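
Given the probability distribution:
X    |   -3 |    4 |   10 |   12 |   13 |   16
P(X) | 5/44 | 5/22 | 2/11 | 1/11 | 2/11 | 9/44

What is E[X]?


E[X] = Σ x·P(X=x)
= (-3)×(5/44) + (4)×(5/22) + (10)×(2/11) + (12)×(1/11) + (13)×(2/11) + (16)×(9/44)
= 401/44

E[X] = 401/44


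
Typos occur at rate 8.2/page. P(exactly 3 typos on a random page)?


Poisson(λ=8.2): P(X=3) = e^(-λ)×λ^k/k!
= e^(-8.2) × 8.2^3 / 3!
≈ 0.00027465357 × 551.368 / 6 ≈ 0.025239

P(X=3) ≈ 0.025239 ≈ 2.52%


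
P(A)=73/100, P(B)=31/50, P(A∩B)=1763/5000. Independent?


P(A)×P(B) = 2263/5000
P(A∩B) = 1763/5000
Not equal → NOT independent

No, not independent


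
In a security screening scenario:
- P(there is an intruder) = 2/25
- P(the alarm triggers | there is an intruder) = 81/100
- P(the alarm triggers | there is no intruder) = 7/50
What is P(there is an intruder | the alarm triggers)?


Using Bayes' theorem:
P(A|B) = P(B|A)·P(A) / P(B)

P(the alarm triggers) = 81/100 × 2/25 + 7/50 × 23/25
= 81/1250 + 161/1250 = 121/625

P(there is an intruder|the alarm triggers) = (81/1250) / (121/625) = 81/242

P(there is an intruder|the alarm triggers) = 81/242 ≈ 33.47%


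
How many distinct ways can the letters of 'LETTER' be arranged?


Letters: 6, freq: {'L': 1, 'E': 2, 'T': 2, 'R': 1}
6!/(1!×2!×2!×1!) = 720/4 = 180

180


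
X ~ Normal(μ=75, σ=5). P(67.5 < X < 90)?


z₁=(67.5-75)/5=-1.5, z₂=(90-75)/5=3.0
P = Φ(3.0) - Φ(-1.5) = 0.998650 - 0.066807 = 0.931843 ≈ 0.9318

P(67.5 < X < 90) ≈ 0.9318


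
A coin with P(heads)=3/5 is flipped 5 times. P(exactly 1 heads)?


Binomial: P(X=1) = C(5,1)×p^1×(1-p)^4
= 5 × 3/5 × 16/625 = 48/625

P(X=1) = 48/625 ≈ 7.68%


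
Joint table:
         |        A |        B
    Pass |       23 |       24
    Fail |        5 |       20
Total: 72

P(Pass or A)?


P(Pass∨A) = P(Pass) + P(A) - P(Pass∧A)
= (47 + 28 - 23)/72 = 52/72 = 13/18

P = 13/18 ≈ 72.22%


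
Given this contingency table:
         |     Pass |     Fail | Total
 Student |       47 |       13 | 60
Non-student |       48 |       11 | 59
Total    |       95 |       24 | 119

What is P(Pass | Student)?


P(Pass | Student) = 47/(47+13) = 47/60

P(Pass|Student) = 47/60 ≈ 78.33%


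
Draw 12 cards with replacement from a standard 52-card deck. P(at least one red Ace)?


P(not a red Ace) = 50/52 = 25/26
P(none in 12 draws) = (25/26)^12 = 59604644775390625/95428956661682176
P(≥1 red Ace) = 1 - 59604644775390625/95428956661682176 = 35824311886291551/95428956661682176

P = 35824311886291551/95428956661682176 ≈ 37.54%


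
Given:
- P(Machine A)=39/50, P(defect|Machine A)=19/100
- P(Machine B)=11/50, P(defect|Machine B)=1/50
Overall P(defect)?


P(B) = Σ P(B|Aᵢ)×P(Aᵢ)
  19/100×39/50 = 741/5000
  1/50×11/50 = 11/2500
Sum = 763/5000

P(defect) = 763/5000 ≈ 15.26%


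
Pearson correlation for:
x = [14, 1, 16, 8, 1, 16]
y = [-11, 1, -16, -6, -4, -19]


n=6, Σx=56, Σy=-55, Σxy=-765, Σx²=774, Σy²=791
r = (6×(-765) - 56×(-55))/√((6×774 - 56²)(6×791 - (-55)²))
= -1510/√(1508×1721) = -1510/√2595268 ≈ -1510/1610.9836 ≈ -0.9373

r ≈ -0.9373


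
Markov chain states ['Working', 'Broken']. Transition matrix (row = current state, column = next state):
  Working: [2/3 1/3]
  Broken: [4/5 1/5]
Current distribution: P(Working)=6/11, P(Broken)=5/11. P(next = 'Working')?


P(next=Working) = Σᵢ P(now=i)×P(i→Working)
= 6/11×2/3 + 5/11×4/5
= 4/11 + 4/11 = 8/11

P = 8/11 ≈ 0.7273


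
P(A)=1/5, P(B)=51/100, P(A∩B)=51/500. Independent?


P(A)×P(B) = 51/500
P(A∩B) = 51/500
Equal ✓ → Independent

Yes, independent


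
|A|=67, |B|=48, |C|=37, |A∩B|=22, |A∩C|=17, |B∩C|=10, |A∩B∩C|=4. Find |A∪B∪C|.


|A∪B∪C| = 67+48+37-22-17-10+4 = 107

|A∪B∪C| = 107


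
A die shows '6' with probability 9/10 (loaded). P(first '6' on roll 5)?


Geometric: P(X=5) = (1-p)^(k-1)×p = (1/10)^4×9/10 = 9/100000

P(X=5) = 9/100000 ≈ 0.01%


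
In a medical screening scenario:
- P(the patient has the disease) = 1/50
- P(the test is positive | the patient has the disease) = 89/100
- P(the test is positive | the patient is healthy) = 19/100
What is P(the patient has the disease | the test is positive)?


Using Bayes' theorem:
P(A|B) = P(B|A)·P(A) / P(B)

P(the test is positive) = 89/100 × 1/50 + 19/100 × 49/50
= 89/5000 + 931/5000 = 51/250

P(the patient has the disease|the test is positive) = (89/5000) / (51/250) = 89/1020

P(the patient has the disease|the test is positive) = 89/1020 ≈ 8.73%


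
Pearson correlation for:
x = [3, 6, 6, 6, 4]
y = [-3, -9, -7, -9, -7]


n=5, Σx=25, Σy=-35, Σxy=-187, Σx²=133, Σy²=269
r = (5×(-187) - 25×(-35))/√((5×133 - 25²)(5×269 - (-35)²))
= -60/√(40×120) = -60/√4800 ≈ -60/69.2820 ≈ -0.8660

r ≈ -0.8660


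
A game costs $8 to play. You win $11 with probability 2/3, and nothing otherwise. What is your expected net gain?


E[gain] = (11-8)×2/3 + (-8)×1/3
= 2 - 8/3 = -2/3

Expected net gain = $-2/3 ≈ $-0.67


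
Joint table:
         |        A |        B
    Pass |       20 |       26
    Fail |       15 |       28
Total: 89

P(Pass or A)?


P(Pass∨A) = P(Pass) + P(A) - P(Pass∧A)
= (46 + 35 - 20)/89 = 61/89

P = 61/89 ≈ 68.54%


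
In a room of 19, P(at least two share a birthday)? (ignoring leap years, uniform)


P(all different) = Π(365-i)/365 for i=0..18
= 0.620881
P(match) = 1 - 0.620881 = 0.379119

P ≈ 0.3791 ≈ 37.91%


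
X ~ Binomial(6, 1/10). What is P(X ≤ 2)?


P(X ≤ 2) = Σ P(X=i) for i=0..2
P(X=0) = 531441/1000000
P(X=1) = 177147/500000
P(X=2) = 19683/200000
Sum = 19683/20000

P(X ≤ 2) = 19683/20000 ≈ 98.41%


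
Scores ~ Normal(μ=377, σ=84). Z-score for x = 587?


z = (x - μ)/σ = (587 - 377)/84 = 2.5

z = 2.5


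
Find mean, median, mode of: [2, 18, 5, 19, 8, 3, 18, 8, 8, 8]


Sorted: [2, 3, 5, 8, 8, 8, 8, 18, 18, 19]
Mean = 97/10
Median = 8
Freq: {2: 1, 18: 2, 5: 1, 19: 1, 8: 4, 3: 1}
Mode: [8]

Mean=97/10, Median=8, Mode=8


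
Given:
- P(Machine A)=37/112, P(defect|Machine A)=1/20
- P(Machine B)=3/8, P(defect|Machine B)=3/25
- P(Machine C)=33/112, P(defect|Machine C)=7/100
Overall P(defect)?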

:::::

Exercise brief:
Which lines in the records above hold the string "Given"? Copy each of them.

Result of this exercise:
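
Given the probability distribution:
Given this contingency table:
Given:
Given: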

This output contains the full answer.